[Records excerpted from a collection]

┄┄┄┄┄┄┄┄┄┄┄┄┄┄┄┄┄┄┄┄

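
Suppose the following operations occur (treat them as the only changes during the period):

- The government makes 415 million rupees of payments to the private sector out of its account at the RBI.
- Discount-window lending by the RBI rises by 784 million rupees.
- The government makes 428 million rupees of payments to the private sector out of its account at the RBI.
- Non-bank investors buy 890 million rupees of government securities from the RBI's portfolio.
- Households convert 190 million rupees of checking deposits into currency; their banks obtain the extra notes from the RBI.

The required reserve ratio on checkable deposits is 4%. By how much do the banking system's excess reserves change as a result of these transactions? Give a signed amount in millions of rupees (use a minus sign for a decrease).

Government spending 415 million rupees: reserves +415M, deposits +415M.
Discount-window loan 784 million rupees: reserves +784M, deposits 0.
Government spending 428 million rupees: reserves +428M, deposits +428M.
Asset sale (to non-banks) 890 million rupees: reserves −890M, deposits −890M.
Currency withdrawal 190 million rupees: reserves −190M, deposits −190M.
Totals: Δreserves = +547M, Δdeposits = −237M.
Δrequired reserves = 4% × −237M = −9.48M.
Δexcess reserves = Δreserves − Δrequired = +547M − (−9.48M) = +556.48 million.

+556.48 million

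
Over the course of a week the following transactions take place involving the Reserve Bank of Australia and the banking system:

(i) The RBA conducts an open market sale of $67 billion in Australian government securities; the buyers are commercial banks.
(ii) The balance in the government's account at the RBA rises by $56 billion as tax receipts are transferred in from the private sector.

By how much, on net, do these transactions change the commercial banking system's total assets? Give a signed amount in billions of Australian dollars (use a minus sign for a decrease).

-$56 billion

OMO sale (to banks) $67 billion: just an asset swap on bank balance sheets → 0.
Government account inflow $56 billion: bank balance sheets shrink → −$56B.
Net: 0 − 56 = -$56 billion.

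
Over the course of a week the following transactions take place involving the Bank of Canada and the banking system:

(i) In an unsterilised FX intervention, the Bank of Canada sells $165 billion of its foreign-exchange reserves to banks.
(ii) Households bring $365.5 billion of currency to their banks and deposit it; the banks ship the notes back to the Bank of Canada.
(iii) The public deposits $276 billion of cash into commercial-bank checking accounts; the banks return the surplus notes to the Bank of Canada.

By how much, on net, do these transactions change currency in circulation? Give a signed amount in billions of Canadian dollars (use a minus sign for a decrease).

-$641.5 billion

FX sale $165 billion: no currency enters or leaves circulation → 0.
Currency deposit $365.5 billion: notes return to the central bank → −$365.5B.
Currency deposit $276 billion: notes return to the central bank → −$276B.
Net: 0 − 365.5 − 276 = -$641.5 billion.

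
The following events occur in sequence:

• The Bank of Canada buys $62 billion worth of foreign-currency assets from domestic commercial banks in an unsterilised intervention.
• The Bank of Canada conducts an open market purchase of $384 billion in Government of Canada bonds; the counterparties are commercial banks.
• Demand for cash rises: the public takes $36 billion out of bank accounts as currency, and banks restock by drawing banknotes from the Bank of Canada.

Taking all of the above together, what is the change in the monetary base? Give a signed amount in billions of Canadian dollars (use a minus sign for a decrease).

+$446 billion

FX purchase $62 billion: Bank of Canada balance sheet expands → +$62B.
OMO purchase (from banks) $384 billion: Bank of Canada balance sheet expands → +$384B.
Currency withdrawal $36 billion: just a shift between currency and reserves — both are base money → 0.
Net: 62 + 384 + 0 = +$446 billion.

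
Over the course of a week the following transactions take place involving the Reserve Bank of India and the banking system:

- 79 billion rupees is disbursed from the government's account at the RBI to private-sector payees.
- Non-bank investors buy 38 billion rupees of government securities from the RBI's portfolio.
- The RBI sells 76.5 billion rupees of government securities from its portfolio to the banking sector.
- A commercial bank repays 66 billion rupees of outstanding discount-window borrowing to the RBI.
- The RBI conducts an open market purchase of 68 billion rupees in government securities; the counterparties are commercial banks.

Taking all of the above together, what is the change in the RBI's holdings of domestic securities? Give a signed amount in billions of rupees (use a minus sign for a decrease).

-46.5 billion

Government spending 79 billion rupees: the RBI's securities portfolio is untouched → 0.
Asset sale (to non-banks) 38 billion rupees: securities removed from the RBI's portfolio → −38B.
OMO sale (to banks) 76.5 billion rupees: securities removed from the RBI's portfolio → −76.5B.
Discount-window repayment 66 billion rupees: the RBI's securities portfolio is untouched → 0.
OMO purchase (from banks) 68 billion rupees: securities added to the RBI's portfolio → +68B.
Net: 0 − 38 − 76.5 + 0 + 68 = -46.5 billion.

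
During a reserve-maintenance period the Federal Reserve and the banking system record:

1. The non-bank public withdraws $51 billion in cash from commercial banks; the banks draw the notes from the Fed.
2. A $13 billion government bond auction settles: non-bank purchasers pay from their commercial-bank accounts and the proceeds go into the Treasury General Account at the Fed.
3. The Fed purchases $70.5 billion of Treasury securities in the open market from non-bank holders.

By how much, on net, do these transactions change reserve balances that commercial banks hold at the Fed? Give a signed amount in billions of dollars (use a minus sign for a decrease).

Fed balance sheet:
  Assets:      Securities +$70.5B
  Liabilities: Bank reserves +$6.5B, Currency in circulation +$51B, Government deposits +$13B
So the change in reserve balances that commercial banks hold at the Fed is +$6.5 billion.

+$6.5 billion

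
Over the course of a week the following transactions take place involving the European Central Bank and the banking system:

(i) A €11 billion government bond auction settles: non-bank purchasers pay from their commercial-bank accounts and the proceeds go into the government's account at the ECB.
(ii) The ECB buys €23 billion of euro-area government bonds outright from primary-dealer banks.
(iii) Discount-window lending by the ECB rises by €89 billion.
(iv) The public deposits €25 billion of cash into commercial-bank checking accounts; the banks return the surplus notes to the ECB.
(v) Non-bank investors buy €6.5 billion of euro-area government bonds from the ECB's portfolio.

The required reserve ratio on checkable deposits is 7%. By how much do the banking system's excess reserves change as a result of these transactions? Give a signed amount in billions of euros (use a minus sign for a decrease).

+€118.975 billion

Government account inflow €11 billion: reserves −€11B, deposits −€11B.
OMO purchase (from banks) €23 billion: reserves +€23B, deposits 0.
Discount-window loan €89 billion: reserves +€89B, deposits 0.
Currency deposit €25 billion: reserves +€25B, deposits +€25B.
Asset sale (to non-banks) €6.5 billion: reserves −€6.5B, deposits −€6.5B.
Totals: Δreserves = +€119.5B, Δdeposits = +€7.5B.
Δrequired reserves = 7% × +€7.5B = +€0.525B.
Δexcess reserves = Δreserves − Δrequired = +€119.5B − (+€0.525B) = +€118.975 billion.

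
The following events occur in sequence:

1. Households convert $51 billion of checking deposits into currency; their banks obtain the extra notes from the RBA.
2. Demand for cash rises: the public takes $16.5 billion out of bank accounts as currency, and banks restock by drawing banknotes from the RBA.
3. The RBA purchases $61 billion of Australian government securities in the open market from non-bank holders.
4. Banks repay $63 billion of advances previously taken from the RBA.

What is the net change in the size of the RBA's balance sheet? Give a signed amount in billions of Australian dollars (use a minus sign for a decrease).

-$2 billion

RBA balance sheet:
  Assets:      Securities +$61B, Loans to banks −$63B
  Liabilities: Bank reserves −$69.5B, Currency in circulation +$67.5B
Change in total RBA assets = -$2 billion.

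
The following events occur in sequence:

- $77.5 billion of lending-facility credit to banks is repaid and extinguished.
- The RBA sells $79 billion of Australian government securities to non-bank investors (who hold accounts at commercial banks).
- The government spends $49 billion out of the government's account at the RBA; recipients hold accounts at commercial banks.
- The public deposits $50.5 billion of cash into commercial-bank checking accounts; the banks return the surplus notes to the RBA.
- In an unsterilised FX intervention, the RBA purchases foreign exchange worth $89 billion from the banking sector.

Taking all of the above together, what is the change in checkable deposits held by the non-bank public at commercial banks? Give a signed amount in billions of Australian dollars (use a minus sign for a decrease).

Discount-window repayment $77.5 billion: the counterparty is a bank, so public deposits are unchanged → 0.
Asset sale (to non-banks) $79 billion: non-bank counterparties' bank balances fall → −$79B.
Government spending $49 billion: non-bank counterparties' bank balances rise → +$49B.
Currency deposit $50.5 billion: non-bank counterparties' bank balances rise → +$50.5B.
FX purchase $89 billion: the counterparty is a bank, so public deposits are unchanged → 0.
Net: 0 − 79 + 49 + 50.5 + 0 = +$20.5 billion.

+$20.5 billion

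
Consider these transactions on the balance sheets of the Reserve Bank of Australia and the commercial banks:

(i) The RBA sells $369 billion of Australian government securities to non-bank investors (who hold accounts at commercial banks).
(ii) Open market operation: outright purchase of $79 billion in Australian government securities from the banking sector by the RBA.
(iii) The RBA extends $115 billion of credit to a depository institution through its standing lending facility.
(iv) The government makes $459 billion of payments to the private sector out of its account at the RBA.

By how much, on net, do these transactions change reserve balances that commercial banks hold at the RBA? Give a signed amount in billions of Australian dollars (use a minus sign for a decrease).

RBA balance sheet:
  Assets:      Securities −$290B, Loans to banks +$115B
  Liabilities: Bank reserves +$284B, Government deposits −$459B
Commercial banking system:
  Assets:      Reserves at CB +$284B, Securities −$79B
  Liabilities: Checkable deposits +$90B, Borrowings from CB +$115B
So the change in reserve balances that commercial banks hold at the RBA is +$284 billion.

+$284 billion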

┄┄┄┄┄┄┄┄┄┄┄┄┄┄┄┄┄┄┄┄

• [REQUIRED WORK]:
Go to the line with "an unsterilised intervention." in the entries above and repeat every line from there through the line with "- The RBI conducts", exactly and with no other text.

• [THE ANSWER]:
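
• The Bank of Canada buys $62 billion worth of foreign-currency assets from domestic commercial banks in an unsterilised intervention.
• The Bank of Canada conducts an open market purchase of $384 billion in Government of Canada bonds; the counterparties are commercial banks.
• Demand for cash rises: the public takes $36 billion out of bank accounts as currency, and banks restock by drawing banknotes from the Bank of Canada.

Taking all of the above together, what is the change in the monetary base? Give a signed amount in billions of Canadian dollars (use a minus sign for a decrease).

+$446 billion

FX purchase $62 billion: Bank of Canada balance sheet expands → +$62B.
OMO purchase (from banks) $384 billion: Bank of Canada balance sheet expands → +$384B.
Currency withdrawal $36 billion: just a shift between currency and reserves — both are base money → 0.
Net: 62 + 384 + 0 = +$446 billion.

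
Over the course of a week the following transactions take place involving the Reserve Bank of India and the banking system:

- 79 billion rupees is disbursed from the government's account at the RBI to private-sector payees.
- Non-bank investors buy 38 billion rupees of government securities from the RBI's portfolio.
- The RBI sells 76.5 billion rupees of government securities from its portfolio to the banking sector.
- A commercial bank repays 66 billion rupees of outstanding discount-window borrowing to the RBI.
- The RBI conducts an open market purchase of 68 billion rupees in government securities; the counterparties are commercial banks.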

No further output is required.